§ **Prompt**
Exactly as they stand, set down the following records once more.

§ **Information supplied**
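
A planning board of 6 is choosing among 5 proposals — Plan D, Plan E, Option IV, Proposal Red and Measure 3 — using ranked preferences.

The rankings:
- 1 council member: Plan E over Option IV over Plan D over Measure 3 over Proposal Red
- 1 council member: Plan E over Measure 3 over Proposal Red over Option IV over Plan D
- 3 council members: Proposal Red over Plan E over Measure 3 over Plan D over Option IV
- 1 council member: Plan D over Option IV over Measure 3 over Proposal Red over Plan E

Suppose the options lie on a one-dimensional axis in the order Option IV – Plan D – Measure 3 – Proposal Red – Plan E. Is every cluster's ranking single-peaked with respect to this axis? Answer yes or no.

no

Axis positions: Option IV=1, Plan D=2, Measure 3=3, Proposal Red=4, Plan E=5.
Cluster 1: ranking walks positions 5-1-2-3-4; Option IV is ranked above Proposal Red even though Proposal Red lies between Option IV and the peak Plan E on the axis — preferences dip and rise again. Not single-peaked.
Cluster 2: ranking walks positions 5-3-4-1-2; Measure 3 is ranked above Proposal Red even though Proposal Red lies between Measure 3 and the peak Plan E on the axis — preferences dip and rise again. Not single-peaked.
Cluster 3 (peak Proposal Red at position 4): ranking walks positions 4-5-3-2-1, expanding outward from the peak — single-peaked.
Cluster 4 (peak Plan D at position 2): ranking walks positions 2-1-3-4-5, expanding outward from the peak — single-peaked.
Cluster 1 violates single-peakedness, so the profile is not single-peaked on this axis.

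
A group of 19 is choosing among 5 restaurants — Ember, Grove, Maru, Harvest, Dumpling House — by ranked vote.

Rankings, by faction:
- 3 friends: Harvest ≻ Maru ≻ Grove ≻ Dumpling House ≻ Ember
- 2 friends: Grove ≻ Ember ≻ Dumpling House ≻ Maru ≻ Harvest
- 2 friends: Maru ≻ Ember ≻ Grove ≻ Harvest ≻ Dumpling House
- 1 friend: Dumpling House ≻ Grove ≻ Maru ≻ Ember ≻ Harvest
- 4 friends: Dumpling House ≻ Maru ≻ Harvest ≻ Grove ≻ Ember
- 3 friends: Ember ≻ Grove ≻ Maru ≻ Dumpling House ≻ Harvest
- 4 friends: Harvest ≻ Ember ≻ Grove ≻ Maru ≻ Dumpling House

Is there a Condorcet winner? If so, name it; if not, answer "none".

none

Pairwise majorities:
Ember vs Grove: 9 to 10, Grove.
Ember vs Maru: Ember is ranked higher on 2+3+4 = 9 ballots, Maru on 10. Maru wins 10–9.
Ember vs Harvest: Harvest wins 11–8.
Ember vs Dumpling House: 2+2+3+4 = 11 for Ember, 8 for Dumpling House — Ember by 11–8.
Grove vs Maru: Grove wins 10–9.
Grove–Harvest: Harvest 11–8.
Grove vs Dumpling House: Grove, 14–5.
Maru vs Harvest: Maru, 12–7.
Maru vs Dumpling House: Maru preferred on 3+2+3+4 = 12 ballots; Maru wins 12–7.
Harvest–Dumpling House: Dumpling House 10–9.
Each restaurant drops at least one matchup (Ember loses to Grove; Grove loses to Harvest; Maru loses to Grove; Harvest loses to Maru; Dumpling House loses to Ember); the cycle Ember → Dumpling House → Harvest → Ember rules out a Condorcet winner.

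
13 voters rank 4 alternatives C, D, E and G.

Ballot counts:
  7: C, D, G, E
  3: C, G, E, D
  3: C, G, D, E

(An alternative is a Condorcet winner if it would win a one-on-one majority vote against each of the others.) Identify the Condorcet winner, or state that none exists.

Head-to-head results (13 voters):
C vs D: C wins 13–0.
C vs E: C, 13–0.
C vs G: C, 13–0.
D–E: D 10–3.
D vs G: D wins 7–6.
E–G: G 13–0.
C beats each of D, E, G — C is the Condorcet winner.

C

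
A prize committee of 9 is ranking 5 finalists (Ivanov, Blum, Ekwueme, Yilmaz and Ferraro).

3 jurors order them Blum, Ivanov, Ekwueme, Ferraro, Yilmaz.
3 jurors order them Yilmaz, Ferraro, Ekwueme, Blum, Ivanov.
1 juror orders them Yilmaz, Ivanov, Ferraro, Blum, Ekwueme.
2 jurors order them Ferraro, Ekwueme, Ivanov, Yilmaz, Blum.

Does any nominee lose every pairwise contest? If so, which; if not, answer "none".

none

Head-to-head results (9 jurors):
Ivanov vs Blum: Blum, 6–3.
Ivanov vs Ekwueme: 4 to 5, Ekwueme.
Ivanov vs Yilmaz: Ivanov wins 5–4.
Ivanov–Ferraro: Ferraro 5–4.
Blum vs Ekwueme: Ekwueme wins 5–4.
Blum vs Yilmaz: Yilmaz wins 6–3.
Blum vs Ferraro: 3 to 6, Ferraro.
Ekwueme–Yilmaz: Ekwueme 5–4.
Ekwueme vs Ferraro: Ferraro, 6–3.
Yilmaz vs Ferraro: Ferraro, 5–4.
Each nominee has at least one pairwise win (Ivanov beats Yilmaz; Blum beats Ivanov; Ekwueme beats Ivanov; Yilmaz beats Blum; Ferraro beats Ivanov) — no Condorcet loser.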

§ **Written solution**
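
A planning board of 6 is choosing among 5 proposals — Plan D, Plan E, Option IV, Proposal Red and Measure 3 — using ranked preferences.

The rankings:
- 1 council member: Plan E over Option IV over Plan D over Measure 3 over Proposal Red
- 1 council member: Plan E over Measure 3 over Proposal Red over Option IV over Plan D
- 3 council members: Proposal Red over Plan E over Measure 3 over Plan D over Option IV
- 1 council member: Plan D over Option IV over Measure 3 over Proposal Red over Plan E

Suppose the options lie on a one-dimensional axis in the order Option IV – Plan D – Measure 3 – Proposal Red – Plan E. Is every cluster's ranking single-peaked with respect to this axis? Answer yes or no.

no

Axis positions: Option IV=1, Plan D=2, Measure 3=3, Proposal Red=4, Plan E=5.
Cluster 1: ranking walks positions 5-1-2-3-4; Option IV is ranked above Proposal Red even though Proposal Red lies between Option IV and the peak Plan E on the axis — preferences dip and rise again. Not single-peaked.
Cluster 2: ranking walks positions 5-3-4-1-2; Measure 3 is ranked above Proposal Red even though Proposal Red lies between Measure 3 and the peak Plan E on the axis — preferences dip and rise again. Not single-peaked.
Cluster 3 (peak Proposal Red at position 4): ranking walks positions 4-5-3-2-1, expanding outward from the peak — single-peaked.
Cluster 4 (peak Plan D at position 2): ranking walks positions 2-1-3-4-5, expanding outward from the peak — single-peaked.
Cluster 1 violates single-peakedness, so the profile is not single-peaked on this axis.

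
A group of 19 is choosing among 5 restaurants — Ember, Grove, Maru, Harvest, Dumpling House — by ranked vote.

Rankings, by faction:
- 3 friends: Harvest ≻ Maru ≻ Grove ≻ Dumpling House ≻ Ember
- 2 friends: Grove ≻ Ember ≻ Dumpling House ≻ Maru ≻ Harvest
- 2 friends: Maru ≻ Ember ≻ Grove ≻ Harvest ≻ Dumpling House
- 1 friend: Dumpling House ≻ Grove ≻ Maru ≻ Ember ≻ Harvest
- 4 friends: Dumpling House ≻ Maru ≻ Harvest ≻ Grove ≻ Ember
- 3 friends: Ember ≻ Grove ≻ Maru ≻ Dumpling House ≻ Harvest
- 4 friends: Harvest ≻ Ember ≻ Grove ≻ Maru ≻ Dumpling House

Is there a Condorcet winner? If so, name it; if not, answer "none".

none

Pairwise majorities:
Ember vs Grove: 9 to 10, Grove.
Ember vs Maru: Ember is ranked higher on 2+3+4 = 9 ballots, Maru on 10. Maru wins 10–9.
Ember vs Harvest: Harvest wins 11–8.
Ember vs Dumpling House: 2+2+3+4 = 11 for Ember, 8 for Dumpling House — Ember by 11–8.
Grove vs Maru: Grove wins 10–9.
Grove–Harvest: Harvest 11–8.
Grove vs Dumpling House: Grove, 14–5.
Maru vs Harvest: Maru, 12–7.
Maru vs Dumpling House: Maru preferred on 3+2+3+4 = 12 ballots; Maru wins 12–7.
Harvest–Dumpling House: Dumpling House 10–9.
Each restaurant drops at least one matchup (Ember loses to Grove; Grove loses to Harvest; Maru loses to Grove; Harvest loses to Maru; Dumpling House loses to Ember); the cycle Ember → Dumpling House → Harvest → Ember rules out a Condorcet winner.

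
13 voters rank 4 alternatives C, D, E and G.

Ballot counts:
  7: C, D, G, E
  3: C, G, E, D
  3: C, G, D, E

(An alternative is a Condorcet winner if it would win a one-on-one majority vote against each of the others.) Identify the Condorcet winner, or state that none exists.

Head-to-head results (13 voters):
C vs D: C wins 13–0.
C vs E: C, 13–0.
C vs G: C, 13–0.
D–E: D 10–3.
D vs G: D wins 7–6.
E–G: G 13–0.
C beats each of D, E, G — C is the Condorcet winner.

C

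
A prize committee of 9 is ranking 5 finalists (Ivanov, Blum, Ekwueme, Yilmaz and Ferraro).

3 jurors order them Blum, Ivanov, Ekwueme, Ferraro, Yilmaz.
3 jurors order them Yilmaz, Ferraro, Ekwueme, Blum, Ivanov.
1 juror orders them Yilmaz, Ivanov, Ferraro, Blum, Ekwueme.
2 jurors order them Ferraro, Ekwueme, Ivanov, Yilmaz, Blum.

Does any nominee lose every pairwise contest? If so, which; if not, answer "none".

none

Head-to-head results (9 jurors):
Ivanov vs Blum: Blum, 6–3.
Ivanov vs Ekwueme: 4 to 5, Ekwueme.
Ivanov vs Yilmaz: Ivanov wins 5–4.
Ivanov–Ferraro: Ferraro 5–4.
Blum vs Ekwueme: Ekwueme wins 5–4.
Blum vs Yilmaz: Yilmaz wins 6–3.
Blum vs Ferraro: 3 to 6, Ferraro.
Ekwueme–Yilmaz: Ekwueme 5–4.
Ekwueme vs Ferraro: Ferraro, 6–3.
Yilmaz vs Ferraro: Ferraro, 5–4.
Each nominee has at least one pairwise win (Ivanov beats Yilmaz; Blum beats Ivanov; Ekwueme beats Ivanov; Yilmaz beats Blum; Ferraro beats Ivanov) — no Condorcet loser.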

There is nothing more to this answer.